ACTIVITY: Taking the listing below, restate word for word each line from the line with "A construction crew" to the line with "- Site survey", ends included, and stop there.

DATA TO EXAMINE:
↓

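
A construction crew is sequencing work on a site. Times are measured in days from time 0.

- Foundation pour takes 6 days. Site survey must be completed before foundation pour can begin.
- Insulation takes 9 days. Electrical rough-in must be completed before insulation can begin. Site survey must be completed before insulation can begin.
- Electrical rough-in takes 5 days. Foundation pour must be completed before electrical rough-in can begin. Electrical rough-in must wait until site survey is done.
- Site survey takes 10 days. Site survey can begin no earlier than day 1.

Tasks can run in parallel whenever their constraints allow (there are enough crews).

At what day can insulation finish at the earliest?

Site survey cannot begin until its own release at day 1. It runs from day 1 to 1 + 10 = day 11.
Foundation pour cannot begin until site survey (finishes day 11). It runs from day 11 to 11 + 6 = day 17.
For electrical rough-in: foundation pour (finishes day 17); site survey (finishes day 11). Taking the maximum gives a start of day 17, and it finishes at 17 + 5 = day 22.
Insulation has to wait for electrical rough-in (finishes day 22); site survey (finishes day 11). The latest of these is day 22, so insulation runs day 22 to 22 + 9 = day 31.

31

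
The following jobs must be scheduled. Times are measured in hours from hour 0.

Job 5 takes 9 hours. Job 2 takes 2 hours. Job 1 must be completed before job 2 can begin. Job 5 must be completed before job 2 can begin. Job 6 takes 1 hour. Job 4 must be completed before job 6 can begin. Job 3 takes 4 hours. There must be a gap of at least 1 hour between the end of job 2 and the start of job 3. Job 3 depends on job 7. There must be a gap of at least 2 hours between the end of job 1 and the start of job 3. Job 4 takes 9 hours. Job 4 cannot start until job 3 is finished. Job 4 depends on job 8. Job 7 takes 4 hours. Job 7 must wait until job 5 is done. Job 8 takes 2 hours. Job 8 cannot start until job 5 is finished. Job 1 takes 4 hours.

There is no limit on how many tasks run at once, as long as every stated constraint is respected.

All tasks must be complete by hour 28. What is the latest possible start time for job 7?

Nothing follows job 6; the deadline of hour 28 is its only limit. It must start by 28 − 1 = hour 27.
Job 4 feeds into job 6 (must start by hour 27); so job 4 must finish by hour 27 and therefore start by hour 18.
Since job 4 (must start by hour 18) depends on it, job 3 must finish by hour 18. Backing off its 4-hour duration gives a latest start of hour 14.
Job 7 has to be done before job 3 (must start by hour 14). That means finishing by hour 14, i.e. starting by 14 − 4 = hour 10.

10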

↑
↓

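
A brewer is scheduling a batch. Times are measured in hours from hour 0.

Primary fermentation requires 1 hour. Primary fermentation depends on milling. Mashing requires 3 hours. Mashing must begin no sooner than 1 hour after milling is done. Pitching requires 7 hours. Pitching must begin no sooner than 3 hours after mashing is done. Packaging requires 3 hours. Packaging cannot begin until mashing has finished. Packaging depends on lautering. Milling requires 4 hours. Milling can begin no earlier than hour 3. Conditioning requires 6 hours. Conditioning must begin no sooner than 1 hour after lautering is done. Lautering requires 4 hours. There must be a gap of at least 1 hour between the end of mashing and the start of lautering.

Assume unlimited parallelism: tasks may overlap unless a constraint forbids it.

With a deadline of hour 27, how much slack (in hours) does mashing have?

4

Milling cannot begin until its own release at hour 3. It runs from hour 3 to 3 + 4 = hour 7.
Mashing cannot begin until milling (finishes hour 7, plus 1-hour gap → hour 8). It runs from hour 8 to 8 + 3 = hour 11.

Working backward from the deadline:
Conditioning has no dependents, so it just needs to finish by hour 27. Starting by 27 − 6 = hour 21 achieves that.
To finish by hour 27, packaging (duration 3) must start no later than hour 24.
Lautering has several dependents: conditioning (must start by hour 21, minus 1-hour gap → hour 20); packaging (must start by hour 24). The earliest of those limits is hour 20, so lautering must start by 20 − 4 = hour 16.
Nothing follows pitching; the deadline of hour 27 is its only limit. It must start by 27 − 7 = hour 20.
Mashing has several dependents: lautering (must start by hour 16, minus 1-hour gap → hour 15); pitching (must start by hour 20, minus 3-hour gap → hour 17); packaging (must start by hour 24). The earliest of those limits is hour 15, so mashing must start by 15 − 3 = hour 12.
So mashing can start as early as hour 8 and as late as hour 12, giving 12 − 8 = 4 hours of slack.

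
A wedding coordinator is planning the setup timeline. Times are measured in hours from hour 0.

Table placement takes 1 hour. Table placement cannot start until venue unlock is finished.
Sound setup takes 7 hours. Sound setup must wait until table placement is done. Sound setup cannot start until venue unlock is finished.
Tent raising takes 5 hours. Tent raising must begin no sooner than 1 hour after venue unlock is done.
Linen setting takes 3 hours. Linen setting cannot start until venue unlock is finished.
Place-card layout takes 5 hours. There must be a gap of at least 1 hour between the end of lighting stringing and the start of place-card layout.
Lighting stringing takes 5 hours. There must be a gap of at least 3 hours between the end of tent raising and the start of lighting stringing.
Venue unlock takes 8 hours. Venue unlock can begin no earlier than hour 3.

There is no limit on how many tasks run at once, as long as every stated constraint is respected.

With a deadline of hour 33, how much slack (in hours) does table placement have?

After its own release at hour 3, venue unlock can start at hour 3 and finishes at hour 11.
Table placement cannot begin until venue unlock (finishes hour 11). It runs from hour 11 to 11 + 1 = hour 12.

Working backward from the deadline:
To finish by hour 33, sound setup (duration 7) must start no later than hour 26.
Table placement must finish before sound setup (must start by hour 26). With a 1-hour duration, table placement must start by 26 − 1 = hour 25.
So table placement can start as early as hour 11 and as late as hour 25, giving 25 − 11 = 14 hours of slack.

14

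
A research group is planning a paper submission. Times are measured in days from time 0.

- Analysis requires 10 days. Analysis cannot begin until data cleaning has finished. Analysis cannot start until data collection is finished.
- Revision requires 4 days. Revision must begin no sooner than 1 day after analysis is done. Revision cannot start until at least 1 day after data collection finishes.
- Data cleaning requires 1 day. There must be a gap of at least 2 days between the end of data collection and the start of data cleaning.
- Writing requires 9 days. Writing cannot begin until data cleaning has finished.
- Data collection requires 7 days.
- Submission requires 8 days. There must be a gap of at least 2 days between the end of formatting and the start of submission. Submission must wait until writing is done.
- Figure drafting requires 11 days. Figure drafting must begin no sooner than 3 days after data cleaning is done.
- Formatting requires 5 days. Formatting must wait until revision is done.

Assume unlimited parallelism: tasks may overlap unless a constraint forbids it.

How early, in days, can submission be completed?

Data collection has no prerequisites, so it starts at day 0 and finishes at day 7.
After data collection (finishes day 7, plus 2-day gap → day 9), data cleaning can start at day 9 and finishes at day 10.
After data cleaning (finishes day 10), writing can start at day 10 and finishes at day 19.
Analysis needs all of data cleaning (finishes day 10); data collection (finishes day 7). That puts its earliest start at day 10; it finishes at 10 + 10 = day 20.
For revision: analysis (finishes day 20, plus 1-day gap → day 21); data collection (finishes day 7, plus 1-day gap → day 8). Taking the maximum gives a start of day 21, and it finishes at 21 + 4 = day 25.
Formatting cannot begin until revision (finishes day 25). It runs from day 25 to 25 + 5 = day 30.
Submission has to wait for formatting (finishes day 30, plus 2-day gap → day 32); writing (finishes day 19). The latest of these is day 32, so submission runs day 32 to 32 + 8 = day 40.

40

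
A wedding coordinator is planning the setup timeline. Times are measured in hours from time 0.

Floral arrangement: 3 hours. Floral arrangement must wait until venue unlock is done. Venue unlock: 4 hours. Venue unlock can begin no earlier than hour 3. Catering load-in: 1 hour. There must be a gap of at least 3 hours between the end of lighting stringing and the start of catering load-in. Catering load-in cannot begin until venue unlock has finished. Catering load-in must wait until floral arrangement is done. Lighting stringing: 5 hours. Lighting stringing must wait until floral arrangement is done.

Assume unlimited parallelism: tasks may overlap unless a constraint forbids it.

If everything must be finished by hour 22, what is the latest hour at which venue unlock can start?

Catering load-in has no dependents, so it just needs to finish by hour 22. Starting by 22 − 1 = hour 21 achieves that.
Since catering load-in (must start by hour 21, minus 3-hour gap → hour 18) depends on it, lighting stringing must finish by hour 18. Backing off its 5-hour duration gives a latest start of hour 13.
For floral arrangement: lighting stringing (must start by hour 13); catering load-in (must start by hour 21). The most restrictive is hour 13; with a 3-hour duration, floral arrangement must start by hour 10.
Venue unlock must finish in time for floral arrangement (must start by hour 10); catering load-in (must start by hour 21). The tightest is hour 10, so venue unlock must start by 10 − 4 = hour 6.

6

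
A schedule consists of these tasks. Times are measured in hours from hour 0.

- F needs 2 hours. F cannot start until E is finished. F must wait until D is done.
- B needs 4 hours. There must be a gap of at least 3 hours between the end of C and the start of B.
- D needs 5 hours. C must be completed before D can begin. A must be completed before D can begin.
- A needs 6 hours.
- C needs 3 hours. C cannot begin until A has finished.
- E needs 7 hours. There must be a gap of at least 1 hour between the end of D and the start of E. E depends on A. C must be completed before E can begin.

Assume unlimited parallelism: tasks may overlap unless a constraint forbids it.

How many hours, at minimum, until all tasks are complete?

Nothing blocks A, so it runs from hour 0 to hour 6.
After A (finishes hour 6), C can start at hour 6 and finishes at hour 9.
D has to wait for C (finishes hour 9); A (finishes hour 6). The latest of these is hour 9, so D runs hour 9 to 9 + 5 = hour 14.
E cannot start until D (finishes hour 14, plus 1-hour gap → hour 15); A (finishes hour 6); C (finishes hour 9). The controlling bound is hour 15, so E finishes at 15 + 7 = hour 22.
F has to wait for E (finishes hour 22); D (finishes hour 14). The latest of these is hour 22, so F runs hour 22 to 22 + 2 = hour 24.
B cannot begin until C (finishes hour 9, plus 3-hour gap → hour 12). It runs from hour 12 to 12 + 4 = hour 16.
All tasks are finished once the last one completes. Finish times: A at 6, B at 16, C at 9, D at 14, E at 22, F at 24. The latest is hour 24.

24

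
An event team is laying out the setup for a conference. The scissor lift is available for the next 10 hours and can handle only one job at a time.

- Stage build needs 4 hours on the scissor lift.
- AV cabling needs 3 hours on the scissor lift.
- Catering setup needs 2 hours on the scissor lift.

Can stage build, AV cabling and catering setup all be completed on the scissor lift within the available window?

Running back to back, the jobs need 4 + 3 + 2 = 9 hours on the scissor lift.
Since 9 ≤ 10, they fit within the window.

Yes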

↑

REPLY:
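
A construction crew is sequencing work on a site. Times are measured in days from time 0.

- Foundation pour takes 6 days. Site survey must be completed before foundation pour can begin.
- Insulation takes 9 days. Electrical rough-in must be completed before insulation can begin. Site survey must be completed before insulation can begin.
- Electrical rough-in takes 5 days. Foundation pour must be completed before electrical rough-in can begin. Electrical rough-in must wait until site survey is done.
- Site survey takes 10 days. Site survey can begin no earlier than day 1.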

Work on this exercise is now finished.